Task statement:
Below are records; reproduce exactly the lines from the one that has "50 | 25.5% |" through the one that has "400 | 28.3% |", ends included, and nothing more.

[Collected data]
☆ ☆ ☆ ☆

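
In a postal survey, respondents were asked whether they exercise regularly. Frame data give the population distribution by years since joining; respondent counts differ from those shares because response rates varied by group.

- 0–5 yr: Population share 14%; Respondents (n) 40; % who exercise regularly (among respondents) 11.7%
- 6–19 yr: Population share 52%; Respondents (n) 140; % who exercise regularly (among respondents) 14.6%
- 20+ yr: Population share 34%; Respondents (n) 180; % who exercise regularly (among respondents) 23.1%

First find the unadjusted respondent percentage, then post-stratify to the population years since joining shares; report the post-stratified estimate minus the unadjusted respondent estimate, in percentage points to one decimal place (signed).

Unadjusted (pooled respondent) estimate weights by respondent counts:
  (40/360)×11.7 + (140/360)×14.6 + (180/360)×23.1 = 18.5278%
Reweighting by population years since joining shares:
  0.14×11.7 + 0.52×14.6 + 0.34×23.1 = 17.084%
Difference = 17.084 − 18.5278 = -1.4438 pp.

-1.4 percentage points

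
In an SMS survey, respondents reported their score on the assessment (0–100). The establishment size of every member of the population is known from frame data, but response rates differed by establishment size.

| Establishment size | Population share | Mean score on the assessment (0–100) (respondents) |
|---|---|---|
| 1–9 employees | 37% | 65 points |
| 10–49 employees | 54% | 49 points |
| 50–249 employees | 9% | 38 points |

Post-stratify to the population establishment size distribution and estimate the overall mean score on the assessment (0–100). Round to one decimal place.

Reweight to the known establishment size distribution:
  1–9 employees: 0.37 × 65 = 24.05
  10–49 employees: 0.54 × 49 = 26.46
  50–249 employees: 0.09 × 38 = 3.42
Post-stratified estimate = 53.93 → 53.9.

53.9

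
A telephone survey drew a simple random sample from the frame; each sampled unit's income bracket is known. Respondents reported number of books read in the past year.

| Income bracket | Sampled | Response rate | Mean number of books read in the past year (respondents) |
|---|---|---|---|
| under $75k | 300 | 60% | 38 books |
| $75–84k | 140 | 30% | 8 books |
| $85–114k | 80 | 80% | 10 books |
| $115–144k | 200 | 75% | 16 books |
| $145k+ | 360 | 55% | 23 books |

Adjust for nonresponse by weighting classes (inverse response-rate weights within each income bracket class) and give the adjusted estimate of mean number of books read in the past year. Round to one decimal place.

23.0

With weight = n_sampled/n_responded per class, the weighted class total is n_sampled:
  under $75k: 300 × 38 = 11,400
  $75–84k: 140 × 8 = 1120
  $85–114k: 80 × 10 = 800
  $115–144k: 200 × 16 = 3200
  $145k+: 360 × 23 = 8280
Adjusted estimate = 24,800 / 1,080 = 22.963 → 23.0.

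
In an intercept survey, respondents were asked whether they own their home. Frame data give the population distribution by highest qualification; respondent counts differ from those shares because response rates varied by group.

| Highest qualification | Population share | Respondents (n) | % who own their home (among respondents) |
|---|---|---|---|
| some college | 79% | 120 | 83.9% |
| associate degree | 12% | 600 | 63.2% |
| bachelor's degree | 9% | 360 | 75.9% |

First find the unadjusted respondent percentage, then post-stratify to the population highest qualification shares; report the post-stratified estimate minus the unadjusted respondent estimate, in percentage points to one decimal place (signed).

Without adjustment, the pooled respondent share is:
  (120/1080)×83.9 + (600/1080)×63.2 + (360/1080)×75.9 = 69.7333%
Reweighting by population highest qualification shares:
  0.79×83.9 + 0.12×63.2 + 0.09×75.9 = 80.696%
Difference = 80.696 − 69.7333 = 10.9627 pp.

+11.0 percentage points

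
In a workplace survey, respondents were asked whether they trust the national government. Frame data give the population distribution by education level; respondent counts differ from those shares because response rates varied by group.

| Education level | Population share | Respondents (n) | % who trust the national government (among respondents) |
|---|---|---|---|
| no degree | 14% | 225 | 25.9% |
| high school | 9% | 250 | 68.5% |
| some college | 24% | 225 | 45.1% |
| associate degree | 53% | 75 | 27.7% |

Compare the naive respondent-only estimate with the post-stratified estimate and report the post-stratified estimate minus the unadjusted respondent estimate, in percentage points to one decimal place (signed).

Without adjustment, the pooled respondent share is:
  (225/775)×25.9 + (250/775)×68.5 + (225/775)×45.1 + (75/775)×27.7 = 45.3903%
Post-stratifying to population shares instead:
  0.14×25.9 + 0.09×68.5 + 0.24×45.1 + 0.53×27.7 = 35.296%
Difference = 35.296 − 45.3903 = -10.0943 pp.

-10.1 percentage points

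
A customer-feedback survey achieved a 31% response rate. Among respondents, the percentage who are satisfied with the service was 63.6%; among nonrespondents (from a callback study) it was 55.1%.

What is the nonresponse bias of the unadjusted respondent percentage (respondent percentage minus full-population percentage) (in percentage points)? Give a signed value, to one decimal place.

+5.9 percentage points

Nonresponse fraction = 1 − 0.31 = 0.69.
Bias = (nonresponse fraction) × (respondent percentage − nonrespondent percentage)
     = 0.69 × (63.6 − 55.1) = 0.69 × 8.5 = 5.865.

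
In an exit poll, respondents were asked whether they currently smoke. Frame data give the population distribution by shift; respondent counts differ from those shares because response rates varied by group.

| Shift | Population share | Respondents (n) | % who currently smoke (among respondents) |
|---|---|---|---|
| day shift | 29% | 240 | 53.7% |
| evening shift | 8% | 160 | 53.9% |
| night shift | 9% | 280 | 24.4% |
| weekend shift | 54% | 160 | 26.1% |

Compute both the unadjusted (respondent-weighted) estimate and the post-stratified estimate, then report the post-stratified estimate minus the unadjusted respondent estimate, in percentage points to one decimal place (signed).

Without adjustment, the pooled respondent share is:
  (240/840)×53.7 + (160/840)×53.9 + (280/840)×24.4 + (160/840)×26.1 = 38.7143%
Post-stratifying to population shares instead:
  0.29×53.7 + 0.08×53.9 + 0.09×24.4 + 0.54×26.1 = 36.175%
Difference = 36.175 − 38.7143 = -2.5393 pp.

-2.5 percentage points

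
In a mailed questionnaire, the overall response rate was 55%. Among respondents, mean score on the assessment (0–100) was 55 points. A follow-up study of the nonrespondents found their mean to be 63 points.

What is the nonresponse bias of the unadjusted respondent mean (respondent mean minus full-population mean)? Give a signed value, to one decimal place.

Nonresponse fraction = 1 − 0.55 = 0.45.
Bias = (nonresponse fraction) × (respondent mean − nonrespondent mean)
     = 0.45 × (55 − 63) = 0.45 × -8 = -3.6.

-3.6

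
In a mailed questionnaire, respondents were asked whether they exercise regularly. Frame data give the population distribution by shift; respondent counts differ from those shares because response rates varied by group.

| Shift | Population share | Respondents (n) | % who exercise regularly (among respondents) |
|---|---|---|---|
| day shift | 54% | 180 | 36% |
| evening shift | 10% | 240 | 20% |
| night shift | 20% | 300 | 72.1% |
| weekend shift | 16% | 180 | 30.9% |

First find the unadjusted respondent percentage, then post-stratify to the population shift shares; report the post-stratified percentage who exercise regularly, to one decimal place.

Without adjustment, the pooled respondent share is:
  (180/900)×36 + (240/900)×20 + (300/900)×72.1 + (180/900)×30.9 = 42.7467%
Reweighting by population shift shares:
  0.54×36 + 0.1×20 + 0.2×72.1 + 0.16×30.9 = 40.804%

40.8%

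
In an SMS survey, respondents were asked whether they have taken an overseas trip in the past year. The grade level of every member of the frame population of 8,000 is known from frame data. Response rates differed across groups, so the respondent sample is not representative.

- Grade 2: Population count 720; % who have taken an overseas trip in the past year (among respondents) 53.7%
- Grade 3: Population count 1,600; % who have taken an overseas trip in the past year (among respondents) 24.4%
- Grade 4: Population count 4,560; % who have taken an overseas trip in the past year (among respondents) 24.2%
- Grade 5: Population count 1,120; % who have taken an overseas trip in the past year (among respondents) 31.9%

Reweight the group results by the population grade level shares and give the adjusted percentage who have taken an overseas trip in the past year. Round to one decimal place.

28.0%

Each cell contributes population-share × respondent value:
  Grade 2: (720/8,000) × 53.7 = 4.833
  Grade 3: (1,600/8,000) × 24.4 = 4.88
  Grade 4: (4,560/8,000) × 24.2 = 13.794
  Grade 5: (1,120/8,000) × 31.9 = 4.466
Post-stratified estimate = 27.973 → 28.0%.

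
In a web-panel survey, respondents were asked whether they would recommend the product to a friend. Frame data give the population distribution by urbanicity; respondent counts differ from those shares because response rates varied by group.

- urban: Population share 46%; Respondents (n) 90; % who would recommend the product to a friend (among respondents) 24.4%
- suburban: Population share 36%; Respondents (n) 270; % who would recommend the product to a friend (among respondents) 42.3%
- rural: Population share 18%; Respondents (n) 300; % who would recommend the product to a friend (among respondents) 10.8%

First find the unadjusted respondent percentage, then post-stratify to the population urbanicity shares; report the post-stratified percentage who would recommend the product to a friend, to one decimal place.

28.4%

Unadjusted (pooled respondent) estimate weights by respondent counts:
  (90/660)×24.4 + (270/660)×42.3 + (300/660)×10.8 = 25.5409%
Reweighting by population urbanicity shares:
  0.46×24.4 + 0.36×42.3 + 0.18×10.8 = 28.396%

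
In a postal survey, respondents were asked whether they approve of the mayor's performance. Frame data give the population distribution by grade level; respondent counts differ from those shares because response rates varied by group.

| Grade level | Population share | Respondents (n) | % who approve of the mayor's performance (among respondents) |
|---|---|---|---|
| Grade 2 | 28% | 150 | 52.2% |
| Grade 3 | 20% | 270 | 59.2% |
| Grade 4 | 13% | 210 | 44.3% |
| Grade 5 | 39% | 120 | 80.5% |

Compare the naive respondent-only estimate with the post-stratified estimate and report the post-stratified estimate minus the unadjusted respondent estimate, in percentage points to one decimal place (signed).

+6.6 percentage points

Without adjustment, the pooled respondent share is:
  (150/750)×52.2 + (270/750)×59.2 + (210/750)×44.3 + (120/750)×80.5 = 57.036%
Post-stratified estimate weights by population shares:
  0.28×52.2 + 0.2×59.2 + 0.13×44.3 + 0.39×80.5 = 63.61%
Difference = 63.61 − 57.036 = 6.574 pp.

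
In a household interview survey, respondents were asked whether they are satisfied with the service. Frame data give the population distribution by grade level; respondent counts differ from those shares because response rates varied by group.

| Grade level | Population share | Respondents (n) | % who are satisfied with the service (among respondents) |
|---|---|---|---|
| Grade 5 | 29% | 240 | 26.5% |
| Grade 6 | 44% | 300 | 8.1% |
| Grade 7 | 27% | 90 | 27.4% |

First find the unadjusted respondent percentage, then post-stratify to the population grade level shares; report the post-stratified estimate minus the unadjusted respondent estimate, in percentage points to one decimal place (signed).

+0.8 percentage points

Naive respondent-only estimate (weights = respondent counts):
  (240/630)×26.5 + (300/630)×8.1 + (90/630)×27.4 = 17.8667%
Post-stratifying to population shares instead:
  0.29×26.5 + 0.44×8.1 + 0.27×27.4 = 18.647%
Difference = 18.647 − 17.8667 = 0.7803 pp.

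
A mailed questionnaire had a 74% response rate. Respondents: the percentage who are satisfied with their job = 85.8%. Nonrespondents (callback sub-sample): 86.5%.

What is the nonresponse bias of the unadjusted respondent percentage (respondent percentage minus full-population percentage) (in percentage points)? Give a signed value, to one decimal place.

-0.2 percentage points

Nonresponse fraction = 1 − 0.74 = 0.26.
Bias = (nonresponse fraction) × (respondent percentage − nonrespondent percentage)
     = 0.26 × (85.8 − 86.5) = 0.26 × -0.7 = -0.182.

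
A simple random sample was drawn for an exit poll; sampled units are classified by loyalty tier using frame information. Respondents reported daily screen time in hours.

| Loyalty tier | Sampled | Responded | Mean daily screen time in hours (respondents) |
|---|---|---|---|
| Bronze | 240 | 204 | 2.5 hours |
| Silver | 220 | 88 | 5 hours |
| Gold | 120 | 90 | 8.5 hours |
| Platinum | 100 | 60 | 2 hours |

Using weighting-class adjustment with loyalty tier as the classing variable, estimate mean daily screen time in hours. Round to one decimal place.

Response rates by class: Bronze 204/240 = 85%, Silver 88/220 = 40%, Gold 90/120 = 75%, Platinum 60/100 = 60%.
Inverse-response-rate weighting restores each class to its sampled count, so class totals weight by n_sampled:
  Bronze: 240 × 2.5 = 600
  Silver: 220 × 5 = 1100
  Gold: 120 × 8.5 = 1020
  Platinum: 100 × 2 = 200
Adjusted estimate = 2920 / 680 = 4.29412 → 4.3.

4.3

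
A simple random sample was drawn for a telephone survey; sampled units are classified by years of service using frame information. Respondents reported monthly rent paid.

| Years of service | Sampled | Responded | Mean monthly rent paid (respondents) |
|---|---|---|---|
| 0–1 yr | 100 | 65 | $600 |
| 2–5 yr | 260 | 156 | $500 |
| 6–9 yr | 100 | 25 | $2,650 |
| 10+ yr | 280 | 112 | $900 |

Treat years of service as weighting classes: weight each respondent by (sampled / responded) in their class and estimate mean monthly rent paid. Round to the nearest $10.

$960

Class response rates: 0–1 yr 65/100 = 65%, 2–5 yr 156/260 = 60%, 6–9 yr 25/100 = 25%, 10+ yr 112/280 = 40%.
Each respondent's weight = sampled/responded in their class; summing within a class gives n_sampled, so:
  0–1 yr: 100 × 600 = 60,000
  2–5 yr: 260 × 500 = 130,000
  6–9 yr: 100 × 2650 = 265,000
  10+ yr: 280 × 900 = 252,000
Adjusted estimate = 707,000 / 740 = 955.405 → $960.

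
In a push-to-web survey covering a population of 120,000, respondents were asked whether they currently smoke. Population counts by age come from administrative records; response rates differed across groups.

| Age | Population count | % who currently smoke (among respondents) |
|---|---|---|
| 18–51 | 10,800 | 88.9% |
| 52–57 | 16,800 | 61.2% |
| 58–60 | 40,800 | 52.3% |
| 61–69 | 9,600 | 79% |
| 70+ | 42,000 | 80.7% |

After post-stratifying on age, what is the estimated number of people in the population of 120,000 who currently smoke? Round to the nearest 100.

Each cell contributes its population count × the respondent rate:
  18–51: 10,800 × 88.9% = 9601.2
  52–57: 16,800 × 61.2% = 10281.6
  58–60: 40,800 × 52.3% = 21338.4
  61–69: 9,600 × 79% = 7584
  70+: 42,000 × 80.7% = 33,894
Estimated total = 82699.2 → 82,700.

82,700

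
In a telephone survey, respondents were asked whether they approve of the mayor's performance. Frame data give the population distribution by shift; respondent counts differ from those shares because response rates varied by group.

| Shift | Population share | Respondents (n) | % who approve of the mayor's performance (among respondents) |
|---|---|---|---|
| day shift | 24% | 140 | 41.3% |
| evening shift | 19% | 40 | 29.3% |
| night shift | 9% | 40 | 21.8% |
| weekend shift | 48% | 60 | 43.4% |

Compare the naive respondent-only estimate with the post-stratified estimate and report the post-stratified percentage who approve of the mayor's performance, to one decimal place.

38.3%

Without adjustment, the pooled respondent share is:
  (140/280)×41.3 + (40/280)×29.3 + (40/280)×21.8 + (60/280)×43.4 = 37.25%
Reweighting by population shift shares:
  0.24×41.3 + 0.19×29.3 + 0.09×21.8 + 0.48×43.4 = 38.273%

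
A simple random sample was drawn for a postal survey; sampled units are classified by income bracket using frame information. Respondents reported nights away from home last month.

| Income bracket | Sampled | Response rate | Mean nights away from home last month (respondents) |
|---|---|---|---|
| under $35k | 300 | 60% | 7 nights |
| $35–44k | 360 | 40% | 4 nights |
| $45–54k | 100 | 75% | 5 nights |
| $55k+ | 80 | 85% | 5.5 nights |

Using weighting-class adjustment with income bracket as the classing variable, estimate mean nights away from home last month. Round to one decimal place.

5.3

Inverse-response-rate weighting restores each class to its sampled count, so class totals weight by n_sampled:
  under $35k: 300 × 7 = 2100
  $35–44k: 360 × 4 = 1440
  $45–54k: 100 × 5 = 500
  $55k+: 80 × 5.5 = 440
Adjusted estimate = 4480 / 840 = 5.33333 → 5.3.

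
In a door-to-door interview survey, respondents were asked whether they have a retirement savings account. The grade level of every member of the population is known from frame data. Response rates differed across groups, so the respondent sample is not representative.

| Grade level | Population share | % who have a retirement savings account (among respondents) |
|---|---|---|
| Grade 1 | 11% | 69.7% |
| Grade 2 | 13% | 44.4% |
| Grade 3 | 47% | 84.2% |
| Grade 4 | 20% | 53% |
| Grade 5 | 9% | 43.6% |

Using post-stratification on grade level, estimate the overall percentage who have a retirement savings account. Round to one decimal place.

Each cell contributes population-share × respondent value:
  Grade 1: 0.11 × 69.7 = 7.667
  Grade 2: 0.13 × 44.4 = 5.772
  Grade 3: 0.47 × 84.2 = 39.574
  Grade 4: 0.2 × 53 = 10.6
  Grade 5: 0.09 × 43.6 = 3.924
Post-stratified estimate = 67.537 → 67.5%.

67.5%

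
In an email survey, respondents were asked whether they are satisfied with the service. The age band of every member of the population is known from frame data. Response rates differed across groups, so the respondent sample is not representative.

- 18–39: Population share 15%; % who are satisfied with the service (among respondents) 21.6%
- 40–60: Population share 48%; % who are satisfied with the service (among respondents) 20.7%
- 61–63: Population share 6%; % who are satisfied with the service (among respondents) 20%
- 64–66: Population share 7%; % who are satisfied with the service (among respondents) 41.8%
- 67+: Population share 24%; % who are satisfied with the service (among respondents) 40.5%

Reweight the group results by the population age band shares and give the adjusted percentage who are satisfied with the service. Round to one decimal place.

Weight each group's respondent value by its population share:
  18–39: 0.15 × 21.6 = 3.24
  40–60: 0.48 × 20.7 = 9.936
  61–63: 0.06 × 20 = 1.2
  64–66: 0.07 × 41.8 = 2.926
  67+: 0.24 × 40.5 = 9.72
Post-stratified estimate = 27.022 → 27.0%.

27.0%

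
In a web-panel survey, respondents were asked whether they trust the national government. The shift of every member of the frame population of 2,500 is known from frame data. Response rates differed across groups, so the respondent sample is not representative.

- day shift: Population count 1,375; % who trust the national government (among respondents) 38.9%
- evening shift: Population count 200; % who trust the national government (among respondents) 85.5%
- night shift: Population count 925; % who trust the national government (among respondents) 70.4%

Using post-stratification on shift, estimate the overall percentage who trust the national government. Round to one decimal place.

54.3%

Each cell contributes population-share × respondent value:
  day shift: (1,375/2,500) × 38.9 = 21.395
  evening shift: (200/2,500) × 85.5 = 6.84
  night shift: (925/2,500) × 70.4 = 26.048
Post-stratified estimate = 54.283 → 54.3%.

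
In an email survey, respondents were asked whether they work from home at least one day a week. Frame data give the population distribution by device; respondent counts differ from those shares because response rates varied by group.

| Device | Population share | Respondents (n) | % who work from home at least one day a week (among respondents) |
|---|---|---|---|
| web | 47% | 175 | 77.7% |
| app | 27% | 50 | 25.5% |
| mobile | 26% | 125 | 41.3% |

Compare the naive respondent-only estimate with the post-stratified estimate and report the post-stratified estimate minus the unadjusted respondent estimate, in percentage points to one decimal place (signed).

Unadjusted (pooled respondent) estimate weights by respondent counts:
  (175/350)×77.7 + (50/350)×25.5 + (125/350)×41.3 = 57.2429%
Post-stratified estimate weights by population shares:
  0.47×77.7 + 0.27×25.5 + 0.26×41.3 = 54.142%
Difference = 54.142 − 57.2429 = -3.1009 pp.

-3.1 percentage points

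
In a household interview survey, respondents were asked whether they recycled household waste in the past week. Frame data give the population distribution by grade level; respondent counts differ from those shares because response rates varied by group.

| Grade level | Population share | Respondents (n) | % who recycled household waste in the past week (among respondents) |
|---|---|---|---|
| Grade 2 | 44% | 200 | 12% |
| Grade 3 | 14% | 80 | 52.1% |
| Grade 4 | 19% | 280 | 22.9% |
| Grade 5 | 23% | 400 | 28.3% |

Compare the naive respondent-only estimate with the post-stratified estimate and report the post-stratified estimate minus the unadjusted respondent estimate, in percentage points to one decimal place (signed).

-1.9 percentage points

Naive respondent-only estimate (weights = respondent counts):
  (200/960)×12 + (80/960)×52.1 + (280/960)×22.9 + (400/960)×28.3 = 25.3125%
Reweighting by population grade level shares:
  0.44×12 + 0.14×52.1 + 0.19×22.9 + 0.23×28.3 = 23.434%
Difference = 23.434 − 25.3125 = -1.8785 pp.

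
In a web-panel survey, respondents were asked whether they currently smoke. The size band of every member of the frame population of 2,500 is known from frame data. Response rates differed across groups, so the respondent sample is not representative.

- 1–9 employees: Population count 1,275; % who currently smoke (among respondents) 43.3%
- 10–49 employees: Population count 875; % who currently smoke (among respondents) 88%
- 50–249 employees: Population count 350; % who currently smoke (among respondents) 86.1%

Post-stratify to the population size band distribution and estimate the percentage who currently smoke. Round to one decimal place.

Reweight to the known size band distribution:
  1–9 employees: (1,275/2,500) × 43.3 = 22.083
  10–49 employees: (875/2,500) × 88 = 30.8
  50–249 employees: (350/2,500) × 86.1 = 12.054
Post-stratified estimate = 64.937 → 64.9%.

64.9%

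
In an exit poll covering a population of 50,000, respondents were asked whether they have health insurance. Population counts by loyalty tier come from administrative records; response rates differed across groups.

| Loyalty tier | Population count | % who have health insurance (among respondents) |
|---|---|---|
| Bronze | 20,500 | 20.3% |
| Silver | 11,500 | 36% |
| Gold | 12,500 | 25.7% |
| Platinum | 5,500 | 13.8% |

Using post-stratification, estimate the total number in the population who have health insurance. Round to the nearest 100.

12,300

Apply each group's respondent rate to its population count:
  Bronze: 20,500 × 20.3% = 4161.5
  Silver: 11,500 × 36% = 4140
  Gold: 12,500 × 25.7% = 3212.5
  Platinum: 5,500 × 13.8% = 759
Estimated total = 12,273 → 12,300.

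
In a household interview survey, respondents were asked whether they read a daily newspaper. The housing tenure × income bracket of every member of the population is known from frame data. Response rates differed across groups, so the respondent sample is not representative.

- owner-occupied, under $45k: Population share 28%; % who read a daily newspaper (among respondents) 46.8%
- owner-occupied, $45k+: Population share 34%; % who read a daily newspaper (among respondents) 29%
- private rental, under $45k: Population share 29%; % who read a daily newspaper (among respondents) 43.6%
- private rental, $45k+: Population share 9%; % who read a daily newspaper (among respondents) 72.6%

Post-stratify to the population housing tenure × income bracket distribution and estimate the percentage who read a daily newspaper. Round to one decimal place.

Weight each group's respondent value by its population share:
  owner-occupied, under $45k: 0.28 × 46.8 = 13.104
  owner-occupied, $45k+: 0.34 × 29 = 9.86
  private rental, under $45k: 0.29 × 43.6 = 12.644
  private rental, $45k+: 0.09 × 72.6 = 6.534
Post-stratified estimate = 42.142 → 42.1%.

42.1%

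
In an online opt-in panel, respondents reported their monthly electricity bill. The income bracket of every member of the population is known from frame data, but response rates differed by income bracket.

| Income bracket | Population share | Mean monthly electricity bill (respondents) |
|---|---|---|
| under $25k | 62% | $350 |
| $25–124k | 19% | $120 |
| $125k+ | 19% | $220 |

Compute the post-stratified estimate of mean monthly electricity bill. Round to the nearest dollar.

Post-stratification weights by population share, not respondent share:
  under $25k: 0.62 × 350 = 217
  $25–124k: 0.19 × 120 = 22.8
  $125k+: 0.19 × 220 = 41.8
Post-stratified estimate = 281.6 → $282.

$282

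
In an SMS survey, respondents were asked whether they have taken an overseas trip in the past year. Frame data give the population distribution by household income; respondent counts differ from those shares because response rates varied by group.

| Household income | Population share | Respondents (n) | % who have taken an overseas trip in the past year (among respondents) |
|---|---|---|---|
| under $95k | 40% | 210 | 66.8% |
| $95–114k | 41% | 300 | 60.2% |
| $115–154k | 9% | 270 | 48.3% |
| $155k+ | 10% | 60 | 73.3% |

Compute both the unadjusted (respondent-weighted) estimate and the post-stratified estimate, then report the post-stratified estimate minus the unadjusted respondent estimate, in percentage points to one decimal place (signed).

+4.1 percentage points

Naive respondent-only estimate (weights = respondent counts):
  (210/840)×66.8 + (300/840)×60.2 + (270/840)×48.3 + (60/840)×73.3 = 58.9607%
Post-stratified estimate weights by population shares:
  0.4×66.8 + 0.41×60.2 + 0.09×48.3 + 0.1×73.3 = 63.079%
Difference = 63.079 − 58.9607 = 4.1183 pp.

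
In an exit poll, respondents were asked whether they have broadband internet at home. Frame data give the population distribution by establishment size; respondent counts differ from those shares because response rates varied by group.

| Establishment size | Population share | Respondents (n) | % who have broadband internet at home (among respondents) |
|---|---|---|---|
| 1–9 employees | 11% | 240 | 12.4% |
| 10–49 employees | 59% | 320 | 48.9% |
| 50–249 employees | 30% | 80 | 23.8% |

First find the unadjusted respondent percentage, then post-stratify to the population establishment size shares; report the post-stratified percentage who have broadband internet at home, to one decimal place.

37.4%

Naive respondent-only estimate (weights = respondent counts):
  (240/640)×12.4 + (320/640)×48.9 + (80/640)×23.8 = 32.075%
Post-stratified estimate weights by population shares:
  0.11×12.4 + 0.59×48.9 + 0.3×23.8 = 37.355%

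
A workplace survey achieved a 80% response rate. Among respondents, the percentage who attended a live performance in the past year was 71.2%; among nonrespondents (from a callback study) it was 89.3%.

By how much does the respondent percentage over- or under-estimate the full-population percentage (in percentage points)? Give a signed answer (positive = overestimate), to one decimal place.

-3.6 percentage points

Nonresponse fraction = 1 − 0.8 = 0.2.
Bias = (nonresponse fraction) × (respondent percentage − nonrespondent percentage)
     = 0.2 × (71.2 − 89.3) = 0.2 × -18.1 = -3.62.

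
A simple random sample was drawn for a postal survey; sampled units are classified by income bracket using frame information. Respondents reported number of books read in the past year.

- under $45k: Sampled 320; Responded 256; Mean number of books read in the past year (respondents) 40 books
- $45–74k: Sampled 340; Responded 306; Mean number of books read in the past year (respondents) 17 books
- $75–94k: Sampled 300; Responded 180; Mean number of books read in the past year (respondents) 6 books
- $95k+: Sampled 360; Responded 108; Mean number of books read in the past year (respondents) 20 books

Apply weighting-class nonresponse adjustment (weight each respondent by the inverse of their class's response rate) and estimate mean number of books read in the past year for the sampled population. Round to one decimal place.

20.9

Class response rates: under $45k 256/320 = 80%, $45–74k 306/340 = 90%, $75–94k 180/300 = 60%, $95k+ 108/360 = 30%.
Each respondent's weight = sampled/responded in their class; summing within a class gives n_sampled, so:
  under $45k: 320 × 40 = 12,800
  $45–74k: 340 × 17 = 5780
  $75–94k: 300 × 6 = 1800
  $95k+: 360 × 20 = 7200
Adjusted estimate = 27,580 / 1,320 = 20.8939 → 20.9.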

☆ ☆ ☆ ☆

Finished exercise:
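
| app | 27% | 50 | 25.5% |
| mobile | 26% | 125 | 41.3% |

Compare the naive respondent-only estimate with the post-stratified estimate and report the post-stratified estimate minus the unadjusted respondent estimate, in percentage points to one decimal place (signed).

Unadjusted (pooled respondent) estimate weights by respondent counts:
  (175/350)×77.7 + (50/350)×25.5 + (125/350)×41.3 = 57.2429%
Post-stratified estimate weights by population shares:
  0.47×77.7 + 0.27×25.5 + 0.26×41.3 = 54.142%
Difference = 54.142 − 57.2429 = -3.1009 pp.

-3.1 percentage points

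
In a household interview survey, respondents were asked whether they recycled household waste in the past week. Frame data give the population distribution by grade level; respondent counts differ from those shares because response rates varied by group.

| Grade level | Population share | Respondents (n) | % who recycled household waste in the past week (among respondents) |
|---|---|---|---|
| Grade 2 | 44% | 200 | 12% |
| Grade 3 | 14% | 80 | 52.1% |
| Grade 4 | 19% | 280 | 22.9% |
| Grade 5 | 23% | 400 | 28.3% |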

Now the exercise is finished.